[Saved data entries]

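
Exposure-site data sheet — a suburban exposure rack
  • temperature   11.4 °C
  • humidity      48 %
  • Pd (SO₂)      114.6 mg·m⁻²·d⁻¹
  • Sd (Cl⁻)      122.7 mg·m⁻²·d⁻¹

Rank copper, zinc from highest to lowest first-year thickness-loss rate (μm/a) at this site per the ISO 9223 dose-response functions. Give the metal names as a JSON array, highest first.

["zinc", "copper"]

copper: T>10 °C ⇒ hinge -0.080·(11.4−10) = -0.1120
  sulphur-dioxide contribution → 0.276 μm/a
  chloride contribution → 0.3696 μm/a
  total first-year rate 0.6457 μm/a
zinc: f(T) = -0.071·(T−10) [T>10 °C] = -0.0994
  sulphur-dioxide contribution → 0.8558 μm/a
  chloride contribution → 1.05 μm/a
  total first-year rate 1.906 μm/a
Ordering by μm/a: zinc (1.91) > copper (0.646)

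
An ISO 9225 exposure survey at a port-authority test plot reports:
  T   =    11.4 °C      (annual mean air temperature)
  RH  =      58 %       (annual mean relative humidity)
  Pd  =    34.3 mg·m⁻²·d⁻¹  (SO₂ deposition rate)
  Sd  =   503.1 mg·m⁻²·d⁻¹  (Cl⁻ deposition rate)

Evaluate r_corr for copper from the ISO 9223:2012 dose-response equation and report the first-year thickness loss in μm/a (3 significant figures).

r_corr = 1.14 μm/a

copper: T>10 °C ⇒ hinge -0.080·(11.4−10) = -0.1120
  SO₂ term: 0.0053·34.3^0.26·exp(0.059·58-0.1120) = 0.3639
  Cl⁻ term: 0.01025·503.1^0.27·exp(0.036·58+0.049·11.4) = 0.7755
  r_corr = 0.3639 + 0.7755 = 1.139 μm/a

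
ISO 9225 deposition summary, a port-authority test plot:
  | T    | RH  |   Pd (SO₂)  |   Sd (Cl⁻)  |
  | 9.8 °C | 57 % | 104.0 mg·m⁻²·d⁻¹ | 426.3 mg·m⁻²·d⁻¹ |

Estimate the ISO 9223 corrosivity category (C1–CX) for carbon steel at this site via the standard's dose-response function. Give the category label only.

carbon steel: T≤10 °C ⇒ hinge +0.150·(9.8−10) = -0.0300
  Pd branch = 1.77·Pd^0.52·e^(0.02·RH+f) = 60.1 μm/a
  Cl⁻ term: 0.102·426.3^0.62·exp(0.033·57+0.04·9.8) = 42.28
  r_corr = 60.1 + 42.28 = 102.4 μm/a
Category bounds: 80…200 μm/a bracket r_corr ⇒ C5

C5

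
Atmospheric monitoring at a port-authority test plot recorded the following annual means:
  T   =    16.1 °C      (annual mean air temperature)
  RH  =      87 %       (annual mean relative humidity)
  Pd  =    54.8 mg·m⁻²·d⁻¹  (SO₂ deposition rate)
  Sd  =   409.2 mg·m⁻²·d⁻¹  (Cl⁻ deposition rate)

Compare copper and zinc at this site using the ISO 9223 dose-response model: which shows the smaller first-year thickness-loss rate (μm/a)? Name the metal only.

copper

copper: T>10 °C ⇒ hinge -0.080·(16.1−10) = -0.4880
  sulphur-dioxide contribution → 1.562 μm/a
  chloride contribution → 2.623 μm/a
  ⇒ r_corr(copper) = 4.185 μm/a
zinc: f(T) = -0.071·(T−10) [T>10 °C] = -0.4331
  sulphur-dioxide contribution → 2.664 μm/a
  chloride contribution → 4.251 μm/a
  total first-year rate 6.915 μm/a
Ordering by μm/a: zinc (6.91) > copper (4.18)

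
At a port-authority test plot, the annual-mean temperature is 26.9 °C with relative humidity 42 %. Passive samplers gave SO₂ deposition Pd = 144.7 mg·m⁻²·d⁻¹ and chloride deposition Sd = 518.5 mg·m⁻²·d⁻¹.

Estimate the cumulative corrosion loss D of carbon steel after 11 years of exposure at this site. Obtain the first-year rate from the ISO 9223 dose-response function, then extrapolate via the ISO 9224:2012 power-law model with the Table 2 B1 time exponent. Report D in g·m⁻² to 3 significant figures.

D(11) = 2.19e+03 g·m⁻²

carbon steel: f(T) = -0.054·(T−10) [T>10 °C] = -0.9126
  SO₂ term: 1.77·144.7^0.52·exp(0.02·42-0.9126) = 21.87
  Cl⁻ term: 0.102·518.5^0.62·exp(0.033·42+0.04·26.9) = 57.67
  sum: 21.87 + 57.67 → r_corr = 79.55 μm/a
ISO 9224: D(t) = r_corr · t^b with b = 0.523 (carbon steel, B1)
  D(11) = 79.55 × 11^0.523 = 79.55 × 3.505 = 278.8 μm
  Mass loss = 278.8 μm × 7.85 g/cm³ = 2188 g·m⁻²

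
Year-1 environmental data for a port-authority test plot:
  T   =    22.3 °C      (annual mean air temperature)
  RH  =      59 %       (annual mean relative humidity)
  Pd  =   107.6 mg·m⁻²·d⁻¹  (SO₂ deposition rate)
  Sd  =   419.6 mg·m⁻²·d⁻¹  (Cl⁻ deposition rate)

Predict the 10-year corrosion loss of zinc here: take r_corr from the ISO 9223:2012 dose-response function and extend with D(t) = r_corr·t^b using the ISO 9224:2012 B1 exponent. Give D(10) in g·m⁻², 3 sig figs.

D(10) = 301 g·m⁻²

zinc: T>10 °C ⇒ hinge -0.071·(22.3−10) = -0.8733
  SO₂ term: 0.0129·107.6^0.44·exp(0.046·59-0.8733) = 0.6368
  Cl⁻ term: 0.0175·419.6^0.57·exp(0.008·59+0.085·22.3) = 5.838
  sum: 0.6368 + 5.838 → r_corr = 6.475 μm/a
ISO 9224: D(t) = r_corr · t^b with b = 0.813 (zinc, B1)
  D(10) = 6.475 × 10^0.813 = 6.475 × 6.501 = 42.09 μm
  Mass loss = 42.09 μm × 7.14 g/cm³ = 300.5 g·m⁻²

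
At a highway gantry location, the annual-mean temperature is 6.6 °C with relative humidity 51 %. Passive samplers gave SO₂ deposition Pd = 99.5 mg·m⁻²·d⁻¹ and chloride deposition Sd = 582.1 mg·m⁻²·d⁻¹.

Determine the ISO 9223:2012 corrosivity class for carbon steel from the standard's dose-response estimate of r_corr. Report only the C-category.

C4

carbon steel: temperature factor f = +0.150·(-3.4) = -0.5100
  SO₂ term: 1.77·99.5^0.52·exp(0.02·51-0.5100) = 32.24
  Cl⁻ term: 0.102·582.1^0.62·exp(0.033·51+0.04·6.6) = 37.02
  sum: 32.24 + 37.02 → r_corr = 69.26 μm/a
Category bounds: 50…80 μm/a bracket r_corr ⇒ C4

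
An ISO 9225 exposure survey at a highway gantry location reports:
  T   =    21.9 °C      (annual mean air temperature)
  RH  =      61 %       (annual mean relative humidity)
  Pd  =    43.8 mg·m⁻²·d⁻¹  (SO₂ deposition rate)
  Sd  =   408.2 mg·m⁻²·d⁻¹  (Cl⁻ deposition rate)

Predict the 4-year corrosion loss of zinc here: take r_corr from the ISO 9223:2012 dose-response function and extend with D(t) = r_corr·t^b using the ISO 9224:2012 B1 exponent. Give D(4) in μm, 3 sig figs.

zinc: f(T) = -0.071·(T−10) [T>10 °C] = -0.8449
  sulphur-dioxide contribution → 0.4837 μm/a
  chloride contribution → 5.644 μm/a
  total first-year rate 6.128 μm/a
Long-term exponent b (ISO 9224 Table 2, B1) = 0.813
  D(4) = 6.128 × 4^0.813 = 6.128 × 3.087 = 18.91 μm

D(4) = 18.9 μm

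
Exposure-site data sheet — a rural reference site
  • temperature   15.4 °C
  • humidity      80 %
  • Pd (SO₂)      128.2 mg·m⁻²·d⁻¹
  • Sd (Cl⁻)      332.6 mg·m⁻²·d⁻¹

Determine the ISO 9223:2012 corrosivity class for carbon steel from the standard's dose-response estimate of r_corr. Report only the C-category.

carbon steel: T>10 °C ⇒ hinge -0.054·(15.4−10) = -0.2916
  sulphur-dioxide contribution → 81.72 μm/a
  chloride contribution → 96.88 μm/a
  ⇒ r_corr(carbon steel) = 178.6 μm/a
Category bounds: 80…200 μm/a bracket r_corr ⇒ C5

C5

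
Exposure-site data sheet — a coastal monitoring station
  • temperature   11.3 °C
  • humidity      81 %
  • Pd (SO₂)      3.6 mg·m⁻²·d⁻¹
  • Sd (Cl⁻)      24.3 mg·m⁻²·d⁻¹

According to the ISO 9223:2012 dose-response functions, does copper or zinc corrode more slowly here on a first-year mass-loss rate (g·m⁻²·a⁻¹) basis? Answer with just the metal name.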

## [Exercise brief]
Of the lines above, count those containing the word "gantry", and give the number by itself.

## [Solution for this exercise]
2